▸ **PROBLEM STATEMENT**: Transcribe all of the records exactly, leaving every line as it is.

Items from a data source:
━━━━
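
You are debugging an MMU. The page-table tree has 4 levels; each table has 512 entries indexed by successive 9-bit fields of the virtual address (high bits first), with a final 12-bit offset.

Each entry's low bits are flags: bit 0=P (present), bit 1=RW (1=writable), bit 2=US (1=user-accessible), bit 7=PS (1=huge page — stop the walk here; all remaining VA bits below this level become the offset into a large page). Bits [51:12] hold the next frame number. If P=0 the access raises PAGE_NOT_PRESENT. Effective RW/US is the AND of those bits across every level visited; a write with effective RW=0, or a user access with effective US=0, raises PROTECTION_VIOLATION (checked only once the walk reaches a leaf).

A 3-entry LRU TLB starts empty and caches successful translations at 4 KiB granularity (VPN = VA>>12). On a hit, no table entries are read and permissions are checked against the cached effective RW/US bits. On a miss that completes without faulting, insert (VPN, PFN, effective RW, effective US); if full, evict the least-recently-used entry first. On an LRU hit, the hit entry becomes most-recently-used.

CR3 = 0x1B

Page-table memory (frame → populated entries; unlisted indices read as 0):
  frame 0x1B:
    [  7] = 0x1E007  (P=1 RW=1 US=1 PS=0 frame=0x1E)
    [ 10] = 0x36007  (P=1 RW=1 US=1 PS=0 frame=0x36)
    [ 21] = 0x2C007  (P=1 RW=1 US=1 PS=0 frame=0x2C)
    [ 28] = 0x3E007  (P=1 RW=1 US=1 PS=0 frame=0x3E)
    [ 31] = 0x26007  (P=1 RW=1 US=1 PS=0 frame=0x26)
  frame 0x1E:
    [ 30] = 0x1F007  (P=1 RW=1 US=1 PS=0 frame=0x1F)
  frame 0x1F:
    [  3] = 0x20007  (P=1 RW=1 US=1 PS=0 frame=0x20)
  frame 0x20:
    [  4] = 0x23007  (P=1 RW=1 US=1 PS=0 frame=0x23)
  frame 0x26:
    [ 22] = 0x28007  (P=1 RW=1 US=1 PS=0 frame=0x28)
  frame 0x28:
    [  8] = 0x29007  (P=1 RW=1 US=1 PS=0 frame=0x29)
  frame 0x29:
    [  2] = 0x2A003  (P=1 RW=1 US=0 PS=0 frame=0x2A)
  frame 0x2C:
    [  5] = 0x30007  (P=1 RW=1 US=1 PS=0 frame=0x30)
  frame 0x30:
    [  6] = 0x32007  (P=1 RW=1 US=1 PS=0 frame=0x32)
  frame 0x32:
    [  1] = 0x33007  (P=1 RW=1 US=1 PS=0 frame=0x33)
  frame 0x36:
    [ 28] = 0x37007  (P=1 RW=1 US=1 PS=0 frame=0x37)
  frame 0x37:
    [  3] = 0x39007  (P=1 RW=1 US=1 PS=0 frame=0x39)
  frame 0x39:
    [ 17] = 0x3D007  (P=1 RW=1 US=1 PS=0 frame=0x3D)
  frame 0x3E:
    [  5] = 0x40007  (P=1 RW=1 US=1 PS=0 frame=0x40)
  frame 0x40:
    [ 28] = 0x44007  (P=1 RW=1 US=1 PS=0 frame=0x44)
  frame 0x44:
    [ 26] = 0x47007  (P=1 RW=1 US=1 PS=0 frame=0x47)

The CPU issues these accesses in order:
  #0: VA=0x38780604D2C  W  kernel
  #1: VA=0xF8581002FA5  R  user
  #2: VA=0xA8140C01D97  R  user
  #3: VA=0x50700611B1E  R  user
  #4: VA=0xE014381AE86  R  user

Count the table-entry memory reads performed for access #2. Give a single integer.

Walk each access:
#0 VA=0x38780604D2C (w,kernel):
  L0: frame=0x1B idx=7 entry=0x1E007 [P=1 RW=1 US=1 PS=0]
  L1: frame=0x1E idx=30 entry=0x1F007 [P=1 RW=1 US=1 PS=0]
  L2: frame=0x1F idx=3 entry=0x20007 [P=1 RW=1 US=1 PS=0]
  L3: frame=0x20 idx=4 entry=0x23007 [P=1 RW=1 US=1 PS=0]
  ⇒ phys 0x23D2C  [4 reads]
#1 VA=0xF8581002FA5 (r,user):
  L0: frame=0x1B idx=31 entry=0x26007 [P=1 RW=1 US=1 PS=0]
  L1: frame=0x26 idx=22 entry=0x28007 [P=1 RW=1 US=1 PS=0]
  L2: frame=0x28 idx=8 entry=0x29007 [P=1 RW=1 US=1 PS=0]
  L3: frame=0x29 idx=2 entry=0x2A003 [P=1 RW=1 US=0 PS=0]
  ✗ PROTECTION_VIOLATION  [4 reads]
#2 VA=0xA8140C01D97 (r,user):
  L0: frame=0x1B idx=21 entry=0x2C007 [P=1 RW=1 US=1 PS=0]
  L1: frame=0x2C idx=5 entry=0x30007 [P=1 RW=1 US=1 PS=0]
  L2: frame=0x30 idx=6 entry=0x32007 [P=1 RW=1 US=1 PS=0]
  L3: frame=0x32 idx=1 entry=0x33007 [P=1 RW=1 US=1 PS=0]
  ⇒ phys 0x33D97  [4 reads]
#3 VA=0x50700611B1E (r,user):
  L0: frame=0x1B idx=10 entry=0x36007 [P=1 RW=1 US=1 PS=0]
  L1: frame=0x36 idx=28 entry=0x37007 [P=1 RW=1 US=1 PS=0]
  L2: frame=0x37 idx=3 entry=0x39007 [P=1 RW=1 US=1 PS=0]
  L3: frame=0x39 idx=17 entry=0x3D007 [P=1 RW=1 US=1 PS=0]
  ⇒ phys 0x3DB1E  [4 reads]
#4 VA=0xE014381AE86 (r,user):
  L0: frame=0x1B idx=28 entry=0x3E007 [P=1 RW=1 US=1 PS=0]
  L1: frame=0x3E idx=5 entry=0x40007 [P=1 RW=1 US=1 PS=0]
  L2: frame=0x40 idx=28 entry=0x44007 [P=1 RW=1 US=1 PS=0]
  L3: frame=0x44 idx=26 entry=0x47007 [P=1 RW=1 US=1 PS=0]
  ⇒ phys 0x47E86  [4 reads]

Entries read for #2: 4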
━━━━
▸ **SOLVED PROBLEM**:
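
You are debugging an MMU. The page-table tree has 4 levels; each table has 512 entries indexed by successive 9-bit fields of the virtual address (high bits first), with a final 12-bit offset.

Each entry's low bits are flags: bit 0=P (present), bit 1=RW (1=writable), bit 2=US (1=user-accessible), bit 7=PS (1=huge page — stop the walk here; all remaining VA bits below this level become the offset into a large page). Bits [51:12] hold the next frame number. If P=0 the access raises PAGE_NOT_PRESENT. Effective RW/US is the AND of those bits across every level visited; a write with effective RW=0, or a user access with effective US=0, raises PROTECTION_VIOLATION (checked only once the walk reaches a leaf).

A 3-entry LRU TLB starts empty and caches successful translations at 4 KiB granularity (VPN = VA>>12). On a hit, no table entries are read and permissions are checked against the cached effective RW/US bits. On a miss that completes without faulting, insert (VPN, PFN, effective RW, effective US); if full, evict the least-recently-used entry first. On an LRU hit, the hit entry becomes most-recently-used.

CR3 = 0x1B

Page-table memory (frame → populated entries; unlisted indices read as 0):
  frame 0x1B:
    [  7] = 0x1E007  (P=1 RW=1 US=1 PS=0 frame=0x1E)
    [ 10] = 0x36007  (P=1 RW=1 US=1 PS=0 frame=0x36)
    [ 21] = 0x2C007  (P=1 RW=1 US=1 PS=0 frame=0x2C)
    [ 28] = 0x3E007  (P=1 RW=1 US=1 PS=0 frame=0x3E)
    [ 31] = 0x26007  (P=1 RW=1 US=1 PS=0 frame=0x26)
  frame 0x1E:
    [ 30] = 0x1F007  (P=1 RW=1 US=1 PS=0 frame=0x1F)
  frame 0x1F:
    [  3] = 0x20007  (P=1 RW=1 US=1 PS=0 frame=0x20)
  frame 0x20:
    [  4] = 0x23007  (P=1 RW=1 US=1 PS=0 frame=0x23)
  frame 0x26:
    [ 22] = 0x28007  (P=1 RW=1 US=1 PS=0 frame=0x28)
  frame 0x28:
    [  8] = 0x29007  (P=1 RW=1 US=1 PS=0 frame=0x29)
  frame 0x29:
    [  2] = 0x2A003  (P=1 RW=1 US=0 PS=0 frame=0x2A)
  frame 0x2C:
    [  5] = 0x30007  (P=1 RW=1 US=1 PS=0 frame=0x30)
  frame 0x30:
    [  6] = 0x32007  (P=1 RW=1 US=1 PS=0 frame=0x32)
  frame 0x32:
    [  1] = 0x33007  (P=1 RW=1 US=1 PS=0 frame=0x33)
  frame 0x36:
    [ 28] = 0x37007  (P=1 RW=1 US=1 PS=0 frame=0x37)
  frame 0x37:
    [  3] = 0x39007  (P=1 RW=1 US=1 PS=0 frame=0x39)
  frame 0x39:
    [ 17] = 0x3D007  (P=1 RW=1 US=1 PS=0 frame=0x3D)
  frame 0x3E:
    [  5] = 0x40007  (P=1 RW=1 US=1 PS=0 frame=0x40)
  frame 0x40:
    [ 28] = 0x44007  (P=1 RW=1 US=1 PS=0 frame=0x44)
  frame 0x44:
    [ 26] = 0x47007  (P=1 RW=1 US=1 PS=0 frame=0x47)

The CPU issues these accesses in order:
  #0: VA=0x38780604D2C  W  kernel
  #1: VA=0xF8581002FA5  R  user
  #2: VA=0xA8140C01D97  R  user
  #3: VA=0x50700611B1E  R  user
  #4: VA=0xE014381AE86  R  user

Count the table-entry memory reads performed for access #2. Give a single integer.

Walk each access:
#0 VA=0x38780604D2C (w,kernel):
  L0: frame=0x1B idx=7 entry=0x1E007 [P=1 RW=1 US=1 PS=0]
  L1: frame=0x1E idx=30 entry=0x1F007 [P=1 RW=1 US=1 PS=0]
  L2: frame=0x1F idx=3 entry=0x20007 [P=1 RW=1 US=1 PS=0]
  L3: frame=0x20 idx=4 entry=0x23007 [P=1 RW=1 US=1 PS=0]
  ⇒ phys 0x23D2C  [4 reads]
#1 VA=0xF8581002FA5 (r,user):
  L0: frame=0x1B idx=31 entry=0x26007 [P=1 RW=1 US=1 PS=0]
  L1: frame=0x26 idx=22 entry=0x28007 [P=1 RW=1 US=1 PS=0]
  L2: frame=0x28 idx=8 entry=0x29007 [P=1 RW=1 US=1 PS=0]
  L3: frame=0x29 idx=2 entry=0x2A003 [P=1 RW=1 US=0 PS=0]
  ✗ PROTECTION_VIOLATION  [4 reads]
#2 VA=0xA8140C01D97 (r,user):
  L0: frame=0x1B idx=21 entry=0x2C007 [P=1 RW=1 US=1 PS=0]
  L1: frame=0x2C idx=5 entry=0x30007 [P=1 RW=1 US=1 PS=0]
  L2: frame=0x30 idx=6 entry=0x32007 [P=1 RW=1 US=1 PS=0]
  L3: frame=0x32 idx=1 entry=0x33007 [P=1 RW=1 US=1 PS=0]
  ⇒ phys 0x33D97  [4 reads]
#3 VA=0x50700611B1E (r,user):
  L0: frame=0x1B idx=10 entry=0x36007 [P=1 RW=1 US=1 PS=0]
  L1: frame=0x36 idx=28 entry=0x37007 [P=1 RW=1 US=1 PS=0]
  L2: frame=0x37 idx=3 entry=0x39007 [P=1 RW=1 US=1 PS=0]
  L3: frame=0x39 idx=17 entry=0x3D007 [P=1 RW=1 US=1 PS=0]
  ⇒ phys 0x3DB1E  [4 reads]
#4 VA=0xE014381AE86 (r,user):
  L0: frame=0x1B idx=28 entry=0x3E007 [P=1 RW=1 US=1 PS=0]
  L1: frame=0x3E idx=5 entry=0x40007 [P=1 RW=1 US=1 PS=0]
  L2: frame=0x40 idx=28 entry=0x44007 [P=1 RW=1 US=1 PS=0]
  L3: frame=0x44 idx=26 entry=0x47007 [P=1 RW=1 US=1 PS=0]
  ⇒ phys 0x47E86  [4 reads]

Entries read for #2: 4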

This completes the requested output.